■ What you will do
Every record here needs to be duplicated exactly.

■ Records supplied
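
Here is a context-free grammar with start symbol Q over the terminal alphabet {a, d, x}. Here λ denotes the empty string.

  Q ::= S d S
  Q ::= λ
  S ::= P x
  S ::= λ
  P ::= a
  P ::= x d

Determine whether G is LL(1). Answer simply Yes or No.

FIRST(Q) = {λ, a, d, x}
FIRST(S) = {λ, a, x}
FIRST(P) = {a, x}
FOLLOW(Q) = {$}
FOLLOW(S) = {$, d}
FOLLOW(P) = {x}
Each cell of M receives at most one production.

Yes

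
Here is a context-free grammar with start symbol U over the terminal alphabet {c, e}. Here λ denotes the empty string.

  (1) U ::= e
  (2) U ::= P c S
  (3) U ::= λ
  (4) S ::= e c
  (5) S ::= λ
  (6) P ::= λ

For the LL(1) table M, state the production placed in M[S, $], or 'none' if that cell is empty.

FIRST(S) = {λ, e}
FIRST(P) = {λ}
FIRST(U) = {λ, c, e}  (via P c S)
FOLLOW(U) includes $ since U is the start symbol.
FOLLOW(U): U appears on no right-hand side. Thus FOLLOW(U) = {$}.
FOLLOW(S): in U::=P c S, the suffix after S is empty, so FOLLOW(S) ⊇ FOLLOW(U) = {$}. Thus FOLLOW(S) = {$}.
For S ::= e c: FIRST(e c) = {e}, so it goes in M[S, t] for t ∈ {e}.
For S ::= λ: FIRST(λ) = {λ}, so it goes in M[S, t] for t ∈ {}; since λ ∈ FIRST, also for every t ∈ FOLLOW(S) = {$}.

S ::= λ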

■ Written response
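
Here is a context-free grammar with start symbol Q over the terminal alphabet {a, d, x}. Here λ denotes the empty string.

  Q ::= S d S
  Q ::= λ
  S ::= P x
  S ::= λ
  P ::= a
  P ::= x d

Determine whether G is LL(1). Answer simply Yes or No.

FIRST(Q) = {λ, a, d, x}
FIRST(S) = {λ, a, x}
FIRST(P) = {a, x}
FOLLOW(Q) = {$}
FOLLOW(S) = {$, d}
FOLLOW(P) = {x}
Each cell of M receives at most one production.

Yes

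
Here is a context-free grammar with start symbol U over the terminal alphabet {c, e}. Here λ denotes the empty string.

  (1) U ::= e
  (2) U ::= P c S
  (3) U ::= λ
  (4) S ::= e c
  (5) S ::= λ
  (6) P ::= λ

For the LL(1) table M, state the production placed in M[S, $], or 'none' if that cell is empty.

FIRST(S) = {λ, e}
FIRST(P) = {λ}
FIRST(U) = {λ, c, e}  (via P c S)
FOLLOW(U) includes $ since U is the start symbol.
FOLLOW(U): U appears on no right-hand side. Thus FOLLOW(U) = {$}.
FOLLOW(S): in U::=P c S, the suffix after S is empty, so FOLLOW(S) ⊇ FOLLOW(U) = {$}. Thus FOLLOW(S) = {$}.
For S ::= e c: FIRST(e c) = {e}, so it goes in M[S, t] for t ∈ {e}.
For S ::= λ: FIRST(λ) = {λ}, so it goes in M[S, t] for t ∈ {}; since λ ∈ FIRST, also for every t ∈ FOLLOW(S) = {$}.

S ::= λ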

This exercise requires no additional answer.